- Brief -
Give again, word for word, every line below from the one that has "thr0.r0=1 thr1.r0=2 thr2.r0=1" through the one that has "R1 = x ; x = 2", both included, and no others.

- Exercise inputs -
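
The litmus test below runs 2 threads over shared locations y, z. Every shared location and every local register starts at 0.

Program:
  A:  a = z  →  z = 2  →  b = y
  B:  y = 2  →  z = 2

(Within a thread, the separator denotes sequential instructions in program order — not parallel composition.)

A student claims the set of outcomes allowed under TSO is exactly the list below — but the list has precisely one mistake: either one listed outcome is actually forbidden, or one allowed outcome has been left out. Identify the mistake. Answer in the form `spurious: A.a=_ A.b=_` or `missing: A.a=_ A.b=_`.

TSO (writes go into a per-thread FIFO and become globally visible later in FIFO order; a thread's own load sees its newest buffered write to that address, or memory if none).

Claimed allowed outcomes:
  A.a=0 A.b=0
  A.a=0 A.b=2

outcome vector order: (A.a,A.b)
TSO: 3 outcomes — {(0,0) (0,2) (2,2)}
TSO∖claimed = {(2,2)}

missing: A.a=2 A.b=2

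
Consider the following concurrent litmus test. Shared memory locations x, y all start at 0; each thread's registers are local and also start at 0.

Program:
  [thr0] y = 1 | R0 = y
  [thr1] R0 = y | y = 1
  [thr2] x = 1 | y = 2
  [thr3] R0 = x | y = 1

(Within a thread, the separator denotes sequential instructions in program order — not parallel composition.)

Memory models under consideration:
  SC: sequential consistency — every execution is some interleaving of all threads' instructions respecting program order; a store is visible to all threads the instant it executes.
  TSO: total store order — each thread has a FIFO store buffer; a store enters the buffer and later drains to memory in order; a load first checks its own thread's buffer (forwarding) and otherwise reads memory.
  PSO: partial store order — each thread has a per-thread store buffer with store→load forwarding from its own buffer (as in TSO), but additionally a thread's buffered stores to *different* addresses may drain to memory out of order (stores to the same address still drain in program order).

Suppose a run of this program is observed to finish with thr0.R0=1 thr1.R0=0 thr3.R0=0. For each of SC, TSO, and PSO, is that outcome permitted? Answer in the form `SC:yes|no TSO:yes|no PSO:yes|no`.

SC:yes TSO:yes PSO:yes

outcome vector order: (thr0.R0,thr1.R0,thr3.R0)
[SC] allowed = {100 101 110 111 120 121 200 201 210 211 220 221}
[TSO] allowed = {100 101 110 111 120 121 200 201 210 211 220 221}
[PSO] allowed = {100 101 110 111 120 121 200 201 210 211 220 221}
target 100 ∈ {SC,TSO,PSO}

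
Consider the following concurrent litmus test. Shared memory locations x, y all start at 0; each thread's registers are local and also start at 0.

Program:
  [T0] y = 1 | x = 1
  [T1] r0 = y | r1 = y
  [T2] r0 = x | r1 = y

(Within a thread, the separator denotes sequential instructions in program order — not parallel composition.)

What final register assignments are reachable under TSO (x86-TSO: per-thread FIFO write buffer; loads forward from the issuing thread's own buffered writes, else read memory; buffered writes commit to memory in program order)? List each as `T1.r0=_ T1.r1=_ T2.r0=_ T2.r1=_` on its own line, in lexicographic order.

T1.r0=0 T1.r1=0 T2.r0=0 T2.r1=0
T1.r0=0 T1.r1=0 T2.r0=0 T2.r1=1
T1.r0=0 T1.r1=0 T2.r0=1 T2.r1=1
T1.r0=0 T1.r1=1 T2.r0=0 T2.r1=0
T1.r0=0 T1.r1=1 T2.r0=0 T2.r1=1
T1.r0=0 T1.r1=1 T2.r0=1 T2.r1=1
T1.r0=1 T1.r1=1 T2.r0=0 T2.r1=0
T1.r0=1 T1.r1=1 T2.r0=0 T2.r1=1
T1.r0=1 T1.r1=1 T2.r0=1 T2.r1=1

outcome vector order: (T1.r0,T1.r1,T2.r0,T2.r1)
|TSO outcomes| = 9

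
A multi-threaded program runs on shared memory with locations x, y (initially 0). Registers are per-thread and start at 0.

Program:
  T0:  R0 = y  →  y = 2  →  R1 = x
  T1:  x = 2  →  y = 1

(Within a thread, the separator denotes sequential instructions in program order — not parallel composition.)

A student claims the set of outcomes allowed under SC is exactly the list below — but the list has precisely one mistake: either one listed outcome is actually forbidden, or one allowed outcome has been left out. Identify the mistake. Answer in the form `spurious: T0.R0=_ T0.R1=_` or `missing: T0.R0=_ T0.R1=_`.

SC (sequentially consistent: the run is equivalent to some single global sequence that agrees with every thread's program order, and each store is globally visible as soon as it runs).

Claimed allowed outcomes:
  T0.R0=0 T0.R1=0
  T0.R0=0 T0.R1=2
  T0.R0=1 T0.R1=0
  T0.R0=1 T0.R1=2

spurious: T0.R0=1 T0.R1=0

outcome vector order: (T0.R0,T0.R1)
SC: 3 outcomes — {<0 0>; <0 2>; <1 2>}
claimed∖SC = {<1 0>}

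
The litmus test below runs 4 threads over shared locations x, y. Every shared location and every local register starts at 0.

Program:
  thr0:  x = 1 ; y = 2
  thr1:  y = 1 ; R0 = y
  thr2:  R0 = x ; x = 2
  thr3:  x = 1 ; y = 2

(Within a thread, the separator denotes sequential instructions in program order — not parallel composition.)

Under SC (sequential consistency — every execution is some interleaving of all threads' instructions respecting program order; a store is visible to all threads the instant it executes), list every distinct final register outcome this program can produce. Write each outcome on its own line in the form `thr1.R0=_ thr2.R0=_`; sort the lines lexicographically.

thr1.R0=1 thr2.R0=0
thr1.R0=1 thr2.R0=1
thr1.R0=2 thr2.R0=0
thr1.R0=2 thr2.R0=1

outcome vector order: (thr1.R0,thr2.R0)
|SC outcomes| = 4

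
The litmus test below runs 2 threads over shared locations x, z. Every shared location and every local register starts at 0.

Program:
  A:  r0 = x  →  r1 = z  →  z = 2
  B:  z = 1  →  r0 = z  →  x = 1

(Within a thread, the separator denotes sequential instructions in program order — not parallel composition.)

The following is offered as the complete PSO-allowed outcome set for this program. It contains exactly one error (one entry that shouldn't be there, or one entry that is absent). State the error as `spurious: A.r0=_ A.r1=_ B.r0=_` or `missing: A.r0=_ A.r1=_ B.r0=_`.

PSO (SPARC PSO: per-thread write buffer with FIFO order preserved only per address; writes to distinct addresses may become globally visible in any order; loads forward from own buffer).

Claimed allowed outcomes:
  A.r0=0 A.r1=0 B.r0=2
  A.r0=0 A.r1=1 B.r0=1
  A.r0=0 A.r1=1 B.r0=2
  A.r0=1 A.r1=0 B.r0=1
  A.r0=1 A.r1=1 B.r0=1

outcome vector order: (A.r0,A.r1,B.r0)
PSO (6): 001 002 011 012 101 111
PSO∖claimed = {001}

missing: A.r0=0 A.r1=0 B.r0=1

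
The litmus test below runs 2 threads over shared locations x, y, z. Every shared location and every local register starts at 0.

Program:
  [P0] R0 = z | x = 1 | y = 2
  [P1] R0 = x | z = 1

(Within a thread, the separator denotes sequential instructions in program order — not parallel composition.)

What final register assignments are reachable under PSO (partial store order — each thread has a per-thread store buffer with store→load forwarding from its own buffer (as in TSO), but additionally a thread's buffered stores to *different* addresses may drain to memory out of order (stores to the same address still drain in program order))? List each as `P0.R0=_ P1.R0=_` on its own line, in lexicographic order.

outcome vector order: (P0.R0,P1.R0)
|PSO outcomes| = 3

P0.R0=0 P1.R0=0
P0.R0=0 P1.R0=1
P0.R0=1 P1.R0=0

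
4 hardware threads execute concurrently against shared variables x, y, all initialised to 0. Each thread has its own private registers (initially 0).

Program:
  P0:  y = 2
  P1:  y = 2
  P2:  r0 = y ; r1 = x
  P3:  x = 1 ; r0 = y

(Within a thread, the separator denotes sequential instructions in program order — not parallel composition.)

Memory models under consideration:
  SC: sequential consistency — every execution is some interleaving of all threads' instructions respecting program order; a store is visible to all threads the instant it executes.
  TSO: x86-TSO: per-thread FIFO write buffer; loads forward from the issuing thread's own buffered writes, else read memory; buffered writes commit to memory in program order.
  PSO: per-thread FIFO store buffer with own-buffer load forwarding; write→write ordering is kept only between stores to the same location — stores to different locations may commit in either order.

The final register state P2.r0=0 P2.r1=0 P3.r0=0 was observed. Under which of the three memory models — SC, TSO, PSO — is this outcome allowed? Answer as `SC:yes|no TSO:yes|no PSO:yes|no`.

SC:yes TSO:yes PSO:yes

outcome vector order: (P2.r0,P2.r1,P3.r0)
SC (7): (0,0,0) (0,0,2) (0,1,0) (0,1,2) (2,0,2) (2,1,0) (2,1,2)
TSO (8): (0,0,0) (0,0,2) (0,1,0) (0,1,2) (2,0,0) (2,0,2) (2,1,0) (2,1,2)
PSO (8): (0,0,0) (0,0,2) (0,1,0) (0,1,2) (2,0,0) (2,0,2) (2,1,0) (2,1,2)
target (0,0,0) ∈ {SC,TSO,PSO}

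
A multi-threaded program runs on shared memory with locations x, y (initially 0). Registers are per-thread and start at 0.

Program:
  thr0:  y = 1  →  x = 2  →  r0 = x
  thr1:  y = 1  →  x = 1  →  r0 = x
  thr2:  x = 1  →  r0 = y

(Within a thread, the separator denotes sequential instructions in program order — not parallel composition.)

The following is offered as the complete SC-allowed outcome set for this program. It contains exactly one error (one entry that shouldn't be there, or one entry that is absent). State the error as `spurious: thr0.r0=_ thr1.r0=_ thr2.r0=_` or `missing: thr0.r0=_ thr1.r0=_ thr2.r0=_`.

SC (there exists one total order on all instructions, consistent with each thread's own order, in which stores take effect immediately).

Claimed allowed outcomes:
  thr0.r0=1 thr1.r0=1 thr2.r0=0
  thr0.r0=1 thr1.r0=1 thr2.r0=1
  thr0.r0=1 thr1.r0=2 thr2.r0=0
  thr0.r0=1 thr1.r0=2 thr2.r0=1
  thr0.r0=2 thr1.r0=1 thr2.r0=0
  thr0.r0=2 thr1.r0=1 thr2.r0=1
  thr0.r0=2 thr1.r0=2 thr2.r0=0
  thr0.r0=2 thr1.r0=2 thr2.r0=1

outcome vector order: (thr0.r0,thr1.r0,thr2.r0)
under SC → <1 1 0>, <1 1 1>, <1 2 1>, <2 1 0>, <2 1 1>, <2 2 0>, <2 2 1>
claimed∖SC = {<1 2 0>}

spurious: thr0.r0=1 thr1.r0=2 thr2.r0=0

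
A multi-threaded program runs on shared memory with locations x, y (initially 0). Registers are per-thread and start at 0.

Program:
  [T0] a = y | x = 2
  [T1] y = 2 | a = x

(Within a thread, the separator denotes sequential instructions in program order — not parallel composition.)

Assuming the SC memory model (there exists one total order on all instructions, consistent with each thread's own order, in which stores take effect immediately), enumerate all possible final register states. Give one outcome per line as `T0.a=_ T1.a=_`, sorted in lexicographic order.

T0.a=0 T1.a=0
T0.a=0 T1.a=2
T0.a=2 T1.a=0
T0.a=2 T1.a=2

outcome vector order: (T0.a,T1.a)
|SC outcomes| = 4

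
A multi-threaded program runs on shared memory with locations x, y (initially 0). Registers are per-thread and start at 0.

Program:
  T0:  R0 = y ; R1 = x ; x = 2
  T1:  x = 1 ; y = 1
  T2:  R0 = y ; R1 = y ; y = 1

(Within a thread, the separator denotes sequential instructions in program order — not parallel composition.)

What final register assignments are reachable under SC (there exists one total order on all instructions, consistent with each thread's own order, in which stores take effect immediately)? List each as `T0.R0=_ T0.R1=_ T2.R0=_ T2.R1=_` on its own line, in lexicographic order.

outcome vector order: (T0.R0,T0.R1,T2.R0,T2.R1)
|SC outcomes| = 10

T0.R0=0 T0.R1=0 T2.R0=0 T2.R1=0
T0.R0=0 T0.R1=0 T2.R0=0 T2.R1=1
T0.R0=0 T0.R1=0 T2.R0=1 T2.R1=1
T0.R0=0 T0.R1=1 T2.R0=0 T2.R1=0
T0.R0=0 T0.R1=1 T2.R0=0 T2.R1=1
T0.R0=0 T0.R1=1 T2.R0=1 T2.R1=1
T0.R0=1 T0.R1=0 T2.R0=0 T2.R1=0
T0.R0=1 T0.R1=1 T2.R0=0 T2.R1=0
T0.R0=1 T0.R1=1 T2.R0=0 T2.R1=1
T0.R0=1 T0.R1=1 T2.R0=1 T2.R1=1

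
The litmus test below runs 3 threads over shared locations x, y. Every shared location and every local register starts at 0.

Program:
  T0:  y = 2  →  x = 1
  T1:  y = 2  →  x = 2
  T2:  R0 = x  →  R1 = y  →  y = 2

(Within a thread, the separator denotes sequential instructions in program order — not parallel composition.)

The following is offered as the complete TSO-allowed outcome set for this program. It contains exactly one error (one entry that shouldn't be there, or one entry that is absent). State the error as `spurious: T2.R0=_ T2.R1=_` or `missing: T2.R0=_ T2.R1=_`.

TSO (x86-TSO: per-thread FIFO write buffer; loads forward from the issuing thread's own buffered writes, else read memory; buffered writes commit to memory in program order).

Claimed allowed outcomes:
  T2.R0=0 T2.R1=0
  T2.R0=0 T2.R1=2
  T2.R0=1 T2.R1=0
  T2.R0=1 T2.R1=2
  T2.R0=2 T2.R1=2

spurious: T2.R0=1 T2.R1=0

outcome vector order: (T2.R0,T2.R1)
TSO: 4 outcomes — {0/0; 0/2; 1/2; 2/2}
claimed∖TSO = {1/0}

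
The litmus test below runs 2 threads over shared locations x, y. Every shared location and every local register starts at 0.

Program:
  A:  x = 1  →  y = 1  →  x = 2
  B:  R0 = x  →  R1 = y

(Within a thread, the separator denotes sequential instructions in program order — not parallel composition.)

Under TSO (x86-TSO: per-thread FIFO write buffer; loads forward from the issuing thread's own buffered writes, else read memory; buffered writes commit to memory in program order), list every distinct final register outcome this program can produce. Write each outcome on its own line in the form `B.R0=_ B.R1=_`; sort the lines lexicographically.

outcome vector order: (B.R0,B.R1)
|TSO outcomes| = 5

B.R0=0 B.R1=0
B.R0=0 B.R1=1
B.R0=1 B.R1=0
B.R0=1 B.R1=1
B.R0=2 B.R1=1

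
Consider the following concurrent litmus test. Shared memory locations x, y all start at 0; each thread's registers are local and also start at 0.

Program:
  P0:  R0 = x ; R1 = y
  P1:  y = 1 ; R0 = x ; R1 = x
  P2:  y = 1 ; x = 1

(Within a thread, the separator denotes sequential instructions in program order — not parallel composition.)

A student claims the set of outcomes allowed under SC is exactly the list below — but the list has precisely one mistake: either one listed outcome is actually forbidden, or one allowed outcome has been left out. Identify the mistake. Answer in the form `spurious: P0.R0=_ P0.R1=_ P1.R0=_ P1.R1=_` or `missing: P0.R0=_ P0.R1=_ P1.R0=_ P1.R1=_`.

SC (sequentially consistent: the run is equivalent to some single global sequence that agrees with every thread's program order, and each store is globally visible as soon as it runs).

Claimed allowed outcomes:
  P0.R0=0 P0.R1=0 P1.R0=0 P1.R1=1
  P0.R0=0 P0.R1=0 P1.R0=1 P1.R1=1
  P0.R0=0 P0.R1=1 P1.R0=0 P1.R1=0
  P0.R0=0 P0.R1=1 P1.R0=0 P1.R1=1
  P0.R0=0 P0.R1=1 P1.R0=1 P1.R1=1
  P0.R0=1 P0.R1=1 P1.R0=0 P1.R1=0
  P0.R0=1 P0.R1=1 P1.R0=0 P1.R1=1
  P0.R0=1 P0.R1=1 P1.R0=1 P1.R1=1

outcome vector order: (P0.R0,P0.R1,P1.R0,P1.R1)
under SC → 0/0/0/0 0/0/0/1 0/0/1/1 0/1/0/0 0/1/0/1 0/1/1/1 1/1/0/0 1/1/0/1 1/1/1/1
SC∖claimed = {0/0/0/0}

missing: P0.R0=0 P0.R1=0 P1.R0=0 P1.R1=0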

- Solution below -
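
  thr0.r0=1 thr1.r0=2 thr2.r0=1
  thr0.r0=2 thr1.r0=1 thr2.r0=0
  thr0.r0=2 thr1.r0=1 thr2.r0=1
  thr0.r0=2 thr1.r0=2 thr2.r0=0
  thr0.r0=2 thr1.r0=2 thr2.r0=1

outcome vector order: (thr0.r0,thr1.r0,thr2.r0)
under SC → <1 1 0>, <1 1 1>, <1 2 1>, <2 1 0>, <2 1 1>, <2 2 0>, <2 2 1>
claimed∖SC = {<1 2 0>}

spurious: thr0.r0=1 thr1.r0=2 thr2.r0=0

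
A multi-threaded program runs on shared memory with locations x, y (initially 0). Registers are per-thread and start at 0.

Program:
  [T0] a = y | x = 2
  [T1] y = 2 | a = x

(Within a thread, the separator denotes sequential instructions in program order — not parallel composition.)

Assuming the SC memory model (there exists one total order on all instructions, consistent with each thread's own order, in which stores take effect immediately), enumerate all possible final register states. Give one outcome per line as `T0.a=_ T1.a=_`, sorted in lexicographic order.

T0.a=0 T1.a=0
T0.a=0 T1.a=2
T0.a=2 T1.a=0
T0.a=2 T1.a=2

outcome vector order: (T0.a,T1.a)
|SC outcomes| = 4

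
A multi-threaded program runs on shared memory with locations x, y (initially 0). Registers are per-thread and start at 0.

Program:
  T0:  R0 = y ; R1 = x ; x = 2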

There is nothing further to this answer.